• _WORKING DATA_:

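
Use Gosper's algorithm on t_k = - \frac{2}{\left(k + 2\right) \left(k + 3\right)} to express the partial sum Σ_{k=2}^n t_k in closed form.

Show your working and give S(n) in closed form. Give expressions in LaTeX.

S(n) = \frac{1 - n}{2 \left(n + 3\right)}

Step 1: r(k) = (k + 2)/(k + 4).
Factor: A=k + 2; B=k + 4; C=1.
f must satisfy (k + 2)·f(k+1) − (k + 3)·f(k) = 1.
deg f ≤ 1 (via 1,1,0).
Match coefficients ⇒ f(k) = k/2.
R(k) = B(k−1)·f(k)/C(k) = k*(k + 3)/2; s_k = R·t_k = -k/(k + 2).
Verify: -2/(k**2 + 5*k + 6) matches t_k.
s_(n+1) = (-n - 1)/(n + 3) and s_(2) = -1/2, so S(n) = (1 - n)/(2*(n + 3)).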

• _WHAT NEEDS TO BE DONE_: Begin with the line holding "Show your working" and end with the last line of the material. Copy all of them exactly.

• _COMPLETED EXERCISE_:
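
Show your working and give S(n) in closed form. Give expressions in LaTeX.

S(n) = \frac{1 - n}{2 \left(n + 3\right)}

Step 1: r(k) = (k + 2)/(k + 4).
Factor: A=k + 2; B=k + 4; C=1.
f must satisfy (k + 2)·f(k+1) − (k + 3)·f(k) = 1.
deg f ≤ 1 (via 1,1,0).
Match coefficients ⇒ f(k) = k/2.
R(k) = B(k−1)·f(k)/C(k) = k*(k + 3)/2; s_k = R·t_k = -k/(k + 2).
Verify: -2/(k**2 + 5*k + 6) matches t_k.
s_(n+1) = (-n - 1)/(n + 3) and s_(2) = -1/2, so S(n) = (1 - n)/(2*(n + 3)).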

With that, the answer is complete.